___ DATASET EXTRACT ___

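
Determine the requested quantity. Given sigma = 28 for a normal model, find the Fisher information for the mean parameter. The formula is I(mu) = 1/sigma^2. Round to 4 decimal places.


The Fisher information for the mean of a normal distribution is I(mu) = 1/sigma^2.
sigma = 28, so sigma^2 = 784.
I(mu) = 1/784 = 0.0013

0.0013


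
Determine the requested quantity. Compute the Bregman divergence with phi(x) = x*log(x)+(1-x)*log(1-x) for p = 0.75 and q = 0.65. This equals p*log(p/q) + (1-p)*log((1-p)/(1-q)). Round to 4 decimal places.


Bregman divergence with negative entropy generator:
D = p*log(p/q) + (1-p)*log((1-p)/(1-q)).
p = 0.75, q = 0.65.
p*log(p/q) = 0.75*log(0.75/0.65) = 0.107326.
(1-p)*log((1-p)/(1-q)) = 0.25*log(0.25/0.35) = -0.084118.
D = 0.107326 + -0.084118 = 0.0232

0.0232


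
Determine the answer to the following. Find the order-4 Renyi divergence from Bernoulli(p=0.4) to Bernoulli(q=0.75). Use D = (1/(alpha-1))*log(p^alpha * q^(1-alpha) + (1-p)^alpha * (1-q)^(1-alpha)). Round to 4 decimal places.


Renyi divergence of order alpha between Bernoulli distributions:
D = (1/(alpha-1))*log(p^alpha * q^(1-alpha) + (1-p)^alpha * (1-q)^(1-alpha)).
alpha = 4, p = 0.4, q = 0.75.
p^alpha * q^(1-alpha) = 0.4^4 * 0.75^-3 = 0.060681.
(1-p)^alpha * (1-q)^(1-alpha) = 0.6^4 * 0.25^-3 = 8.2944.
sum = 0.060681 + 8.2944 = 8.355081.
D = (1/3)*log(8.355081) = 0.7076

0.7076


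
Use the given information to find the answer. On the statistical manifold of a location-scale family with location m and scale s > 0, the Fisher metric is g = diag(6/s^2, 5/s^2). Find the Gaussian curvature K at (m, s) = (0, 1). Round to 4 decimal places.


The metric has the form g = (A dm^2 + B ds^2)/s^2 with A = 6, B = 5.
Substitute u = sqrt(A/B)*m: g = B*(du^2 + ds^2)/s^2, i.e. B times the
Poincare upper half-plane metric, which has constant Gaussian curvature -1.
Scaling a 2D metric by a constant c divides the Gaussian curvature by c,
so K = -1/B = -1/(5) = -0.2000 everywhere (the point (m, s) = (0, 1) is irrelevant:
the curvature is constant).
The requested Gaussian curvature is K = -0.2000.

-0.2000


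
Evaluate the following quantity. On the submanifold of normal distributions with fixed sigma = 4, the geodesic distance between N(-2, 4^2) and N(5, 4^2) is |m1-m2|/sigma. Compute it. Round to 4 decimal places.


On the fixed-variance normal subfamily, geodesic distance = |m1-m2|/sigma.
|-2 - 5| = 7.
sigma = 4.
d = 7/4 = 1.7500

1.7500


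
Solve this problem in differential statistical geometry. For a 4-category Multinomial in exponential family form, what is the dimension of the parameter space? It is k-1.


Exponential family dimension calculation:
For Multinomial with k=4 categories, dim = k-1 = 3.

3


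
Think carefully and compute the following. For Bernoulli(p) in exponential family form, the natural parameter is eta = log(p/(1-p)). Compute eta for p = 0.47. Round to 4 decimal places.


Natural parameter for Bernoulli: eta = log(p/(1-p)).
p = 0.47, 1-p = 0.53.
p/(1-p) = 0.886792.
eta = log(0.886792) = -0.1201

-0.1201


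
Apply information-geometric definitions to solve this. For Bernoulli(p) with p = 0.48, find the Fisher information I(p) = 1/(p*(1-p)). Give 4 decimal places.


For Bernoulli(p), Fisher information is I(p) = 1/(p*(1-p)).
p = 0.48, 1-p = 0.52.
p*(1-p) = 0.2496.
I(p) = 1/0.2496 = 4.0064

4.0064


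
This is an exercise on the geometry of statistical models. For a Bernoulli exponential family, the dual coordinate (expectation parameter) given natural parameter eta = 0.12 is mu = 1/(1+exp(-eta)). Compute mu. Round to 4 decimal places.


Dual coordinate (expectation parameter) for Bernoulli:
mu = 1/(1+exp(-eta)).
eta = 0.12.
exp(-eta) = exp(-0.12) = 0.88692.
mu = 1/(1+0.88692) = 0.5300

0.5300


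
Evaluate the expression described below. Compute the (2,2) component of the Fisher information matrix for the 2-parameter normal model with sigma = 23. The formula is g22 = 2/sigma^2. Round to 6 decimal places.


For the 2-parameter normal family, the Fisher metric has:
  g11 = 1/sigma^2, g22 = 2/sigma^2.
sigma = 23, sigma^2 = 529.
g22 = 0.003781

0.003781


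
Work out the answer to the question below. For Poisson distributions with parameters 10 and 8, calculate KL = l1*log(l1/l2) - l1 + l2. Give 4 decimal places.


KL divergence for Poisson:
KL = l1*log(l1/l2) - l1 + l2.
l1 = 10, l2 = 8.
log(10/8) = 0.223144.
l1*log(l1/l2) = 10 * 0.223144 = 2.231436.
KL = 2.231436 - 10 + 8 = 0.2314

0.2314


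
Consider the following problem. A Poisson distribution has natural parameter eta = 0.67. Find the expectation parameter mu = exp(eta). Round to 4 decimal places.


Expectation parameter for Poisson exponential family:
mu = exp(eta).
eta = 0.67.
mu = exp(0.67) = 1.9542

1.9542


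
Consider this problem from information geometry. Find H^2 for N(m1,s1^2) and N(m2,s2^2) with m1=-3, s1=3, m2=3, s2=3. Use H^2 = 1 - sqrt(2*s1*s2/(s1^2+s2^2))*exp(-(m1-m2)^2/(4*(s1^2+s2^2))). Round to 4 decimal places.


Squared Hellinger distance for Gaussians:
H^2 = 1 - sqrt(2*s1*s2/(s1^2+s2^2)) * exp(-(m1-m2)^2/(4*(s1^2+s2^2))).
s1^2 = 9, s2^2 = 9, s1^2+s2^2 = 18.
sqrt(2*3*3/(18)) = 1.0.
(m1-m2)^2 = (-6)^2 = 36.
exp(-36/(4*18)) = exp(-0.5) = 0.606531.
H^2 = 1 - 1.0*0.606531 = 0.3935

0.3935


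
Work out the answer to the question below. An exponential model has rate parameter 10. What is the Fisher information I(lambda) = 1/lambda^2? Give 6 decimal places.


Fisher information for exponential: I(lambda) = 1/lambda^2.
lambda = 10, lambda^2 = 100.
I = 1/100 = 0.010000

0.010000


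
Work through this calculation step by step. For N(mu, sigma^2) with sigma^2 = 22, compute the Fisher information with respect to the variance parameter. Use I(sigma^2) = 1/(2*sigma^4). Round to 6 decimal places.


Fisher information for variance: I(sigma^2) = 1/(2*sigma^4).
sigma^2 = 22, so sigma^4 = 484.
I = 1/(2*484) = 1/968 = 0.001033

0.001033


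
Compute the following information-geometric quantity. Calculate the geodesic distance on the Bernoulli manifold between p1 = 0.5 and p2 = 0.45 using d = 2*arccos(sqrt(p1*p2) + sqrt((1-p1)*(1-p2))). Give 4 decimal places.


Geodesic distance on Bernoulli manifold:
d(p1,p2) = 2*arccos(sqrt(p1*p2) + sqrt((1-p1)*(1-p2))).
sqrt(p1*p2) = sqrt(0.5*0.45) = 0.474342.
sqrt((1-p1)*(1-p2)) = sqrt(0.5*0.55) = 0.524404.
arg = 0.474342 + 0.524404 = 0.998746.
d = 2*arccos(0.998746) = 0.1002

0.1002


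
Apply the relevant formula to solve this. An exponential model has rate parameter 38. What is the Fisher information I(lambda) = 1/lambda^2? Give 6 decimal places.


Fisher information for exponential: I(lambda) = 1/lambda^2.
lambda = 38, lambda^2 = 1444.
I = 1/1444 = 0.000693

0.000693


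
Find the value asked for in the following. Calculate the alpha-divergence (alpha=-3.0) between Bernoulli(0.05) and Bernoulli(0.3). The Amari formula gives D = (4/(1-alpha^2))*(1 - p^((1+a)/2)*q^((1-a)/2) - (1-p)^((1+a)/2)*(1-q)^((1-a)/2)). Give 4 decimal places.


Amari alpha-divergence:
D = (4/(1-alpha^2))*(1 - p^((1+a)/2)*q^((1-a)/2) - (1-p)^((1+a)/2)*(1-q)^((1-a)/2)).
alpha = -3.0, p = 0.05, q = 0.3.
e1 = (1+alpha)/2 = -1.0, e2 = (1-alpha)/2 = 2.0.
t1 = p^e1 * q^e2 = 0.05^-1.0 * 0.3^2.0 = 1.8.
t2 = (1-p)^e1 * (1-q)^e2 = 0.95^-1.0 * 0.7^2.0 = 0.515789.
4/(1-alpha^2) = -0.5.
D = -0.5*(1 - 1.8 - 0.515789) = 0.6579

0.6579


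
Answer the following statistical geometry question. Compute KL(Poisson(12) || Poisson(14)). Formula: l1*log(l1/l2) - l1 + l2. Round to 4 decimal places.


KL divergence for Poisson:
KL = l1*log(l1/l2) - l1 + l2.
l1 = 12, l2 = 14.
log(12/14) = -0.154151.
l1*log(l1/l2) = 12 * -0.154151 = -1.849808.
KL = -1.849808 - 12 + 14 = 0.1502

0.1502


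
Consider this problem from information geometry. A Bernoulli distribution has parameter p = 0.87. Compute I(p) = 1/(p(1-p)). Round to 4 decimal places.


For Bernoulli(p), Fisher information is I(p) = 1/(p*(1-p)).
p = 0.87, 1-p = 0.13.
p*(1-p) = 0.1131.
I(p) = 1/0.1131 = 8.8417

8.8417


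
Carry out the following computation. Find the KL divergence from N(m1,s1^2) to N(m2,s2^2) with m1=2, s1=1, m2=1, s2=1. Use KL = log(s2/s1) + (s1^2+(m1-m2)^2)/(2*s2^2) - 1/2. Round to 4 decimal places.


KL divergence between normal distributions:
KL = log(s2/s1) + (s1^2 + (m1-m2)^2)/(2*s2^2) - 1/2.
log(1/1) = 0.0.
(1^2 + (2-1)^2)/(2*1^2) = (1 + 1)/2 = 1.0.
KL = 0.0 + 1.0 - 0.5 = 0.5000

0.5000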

___
___ DATASET EXTRACT ___

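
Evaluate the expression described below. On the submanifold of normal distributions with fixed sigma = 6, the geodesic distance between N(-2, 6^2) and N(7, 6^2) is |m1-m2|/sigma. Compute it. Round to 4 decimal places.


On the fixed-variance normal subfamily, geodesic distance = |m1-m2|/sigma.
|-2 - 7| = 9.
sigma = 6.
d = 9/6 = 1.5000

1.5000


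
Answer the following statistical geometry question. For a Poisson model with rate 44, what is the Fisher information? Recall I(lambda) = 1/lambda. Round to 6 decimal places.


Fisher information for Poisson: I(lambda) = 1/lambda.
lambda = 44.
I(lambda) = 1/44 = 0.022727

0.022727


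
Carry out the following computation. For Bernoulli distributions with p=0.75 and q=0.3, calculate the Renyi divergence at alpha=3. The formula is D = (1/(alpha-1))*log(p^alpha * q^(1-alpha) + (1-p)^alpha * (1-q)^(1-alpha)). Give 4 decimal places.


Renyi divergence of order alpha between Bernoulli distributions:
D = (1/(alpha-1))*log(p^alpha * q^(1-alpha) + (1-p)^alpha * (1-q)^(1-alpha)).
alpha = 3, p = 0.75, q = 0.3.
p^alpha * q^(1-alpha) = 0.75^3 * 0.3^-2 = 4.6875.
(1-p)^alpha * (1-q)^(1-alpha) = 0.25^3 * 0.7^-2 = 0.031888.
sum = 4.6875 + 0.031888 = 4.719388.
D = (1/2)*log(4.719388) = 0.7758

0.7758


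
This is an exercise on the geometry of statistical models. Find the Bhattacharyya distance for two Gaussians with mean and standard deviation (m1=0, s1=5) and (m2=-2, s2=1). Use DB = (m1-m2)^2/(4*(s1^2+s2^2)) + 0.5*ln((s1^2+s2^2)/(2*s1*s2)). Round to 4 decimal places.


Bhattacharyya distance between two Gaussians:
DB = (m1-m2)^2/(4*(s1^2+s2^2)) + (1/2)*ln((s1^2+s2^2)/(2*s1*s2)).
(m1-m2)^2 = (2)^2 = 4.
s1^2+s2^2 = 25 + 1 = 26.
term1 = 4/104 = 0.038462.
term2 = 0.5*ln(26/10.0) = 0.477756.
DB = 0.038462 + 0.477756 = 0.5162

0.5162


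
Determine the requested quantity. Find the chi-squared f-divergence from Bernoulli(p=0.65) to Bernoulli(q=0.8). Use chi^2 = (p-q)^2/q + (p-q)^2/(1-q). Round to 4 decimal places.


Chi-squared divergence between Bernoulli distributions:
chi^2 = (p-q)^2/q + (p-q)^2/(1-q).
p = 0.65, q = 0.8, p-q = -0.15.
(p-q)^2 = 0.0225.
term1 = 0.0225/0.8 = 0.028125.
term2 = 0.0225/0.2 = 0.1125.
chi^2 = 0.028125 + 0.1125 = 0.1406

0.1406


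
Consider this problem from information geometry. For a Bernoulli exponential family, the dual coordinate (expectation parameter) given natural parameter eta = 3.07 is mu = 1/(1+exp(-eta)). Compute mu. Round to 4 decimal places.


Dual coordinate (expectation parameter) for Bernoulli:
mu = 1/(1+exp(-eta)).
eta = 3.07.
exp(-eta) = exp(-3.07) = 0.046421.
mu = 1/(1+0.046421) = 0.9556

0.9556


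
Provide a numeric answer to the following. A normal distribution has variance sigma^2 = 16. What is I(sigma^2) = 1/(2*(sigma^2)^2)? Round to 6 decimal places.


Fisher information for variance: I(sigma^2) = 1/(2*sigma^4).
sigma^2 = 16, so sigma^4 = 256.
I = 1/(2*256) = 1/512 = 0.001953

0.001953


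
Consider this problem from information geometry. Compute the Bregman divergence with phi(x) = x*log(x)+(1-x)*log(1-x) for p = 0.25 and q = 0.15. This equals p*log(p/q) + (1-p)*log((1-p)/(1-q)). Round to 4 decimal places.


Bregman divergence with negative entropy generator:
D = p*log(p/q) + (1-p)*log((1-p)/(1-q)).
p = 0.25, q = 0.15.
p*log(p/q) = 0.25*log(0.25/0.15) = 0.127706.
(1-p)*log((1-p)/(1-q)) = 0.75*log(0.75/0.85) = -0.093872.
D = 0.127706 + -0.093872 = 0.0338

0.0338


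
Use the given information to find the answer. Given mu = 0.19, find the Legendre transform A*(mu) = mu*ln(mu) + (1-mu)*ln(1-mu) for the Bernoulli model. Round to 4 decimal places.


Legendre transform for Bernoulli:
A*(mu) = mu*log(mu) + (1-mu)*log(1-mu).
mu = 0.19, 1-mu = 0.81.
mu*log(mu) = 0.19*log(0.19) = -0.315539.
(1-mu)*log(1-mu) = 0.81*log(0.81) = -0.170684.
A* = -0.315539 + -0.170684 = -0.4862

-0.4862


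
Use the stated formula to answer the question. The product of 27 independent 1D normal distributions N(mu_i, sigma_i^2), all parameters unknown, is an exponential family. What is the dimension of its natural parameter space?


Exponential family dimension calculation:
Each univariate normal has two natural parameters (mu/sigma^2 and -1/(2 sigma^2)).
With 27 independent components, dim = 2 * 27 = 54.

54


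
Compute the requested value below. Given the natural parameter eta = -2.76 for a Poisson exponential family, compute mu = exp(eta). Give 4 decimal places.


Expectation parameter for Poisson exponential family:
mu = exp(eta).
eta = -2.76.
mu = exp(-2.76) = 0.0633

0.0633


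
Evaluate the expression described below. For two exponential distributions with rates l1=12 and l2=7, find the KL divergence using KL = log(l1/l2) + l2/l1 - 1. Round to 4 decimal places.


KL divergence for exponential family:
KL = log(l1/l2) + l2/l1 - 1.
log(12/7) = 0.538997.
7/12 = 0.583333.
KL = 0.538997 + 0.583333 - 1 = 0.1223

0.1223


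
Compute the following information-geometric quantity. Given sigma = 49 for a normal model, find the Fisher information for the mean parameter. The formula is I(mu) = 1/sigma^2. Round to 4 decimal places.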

___

# INSTRUCTIONS FOR THE TASK
Among the entries above, copy exactly only the lines starting with the one containing "Use the stated" and going through the one containing "Compute the following information-geometric quantity. Given", both ends included.

# ANSWER FOR THIS EXERCISE
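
Use the stated formula to answer the question. The product of 27 independent 1D normal distributions N(mu_i, sigma_i^2), all parameters unknown, is an exponential family. What is the dimension of its natural parameter space?


Exponential family dimension calculation:
Each univariate normal has two natural parameters (mu/sigma^2 and -1/(2 sigma^2)).
With 27 independent components, dim = 2 * 27 = 54.

54


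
Compute the requested value below. Given the natural parameter eta = -2.76 for a Poisson exponential family, compute mu = exp(eta). Give 4 decimal places.


Expectation parameter for Poisson exponential family:
mu = exp(eta).
eta = -2.76.
mu = exp(-2.76) = 0.0633

0.0633


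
Evaluate the expression described below. For two exponential distributions with rates l1=12 and l2=7, find the KL divergence using KL = log(l1/l2) + l2/l1 - 1. Round to 4 decimal places.


KL divergence for exponential family:
KL = log(l1/l2) + l2/l1 - 1.
log(12/7) = 0.538997.
7/12 = 0.583333.
KL = 0.538997 + 0.583333 - 1 = 0.1223

0.1223


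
Compute the following information-geometric quantity. Given sigma = 49 for a normal model, find the Fisher information for the mean parameter. The formula is I(mu) = 1/sigma^2. Round to 4 decimal places.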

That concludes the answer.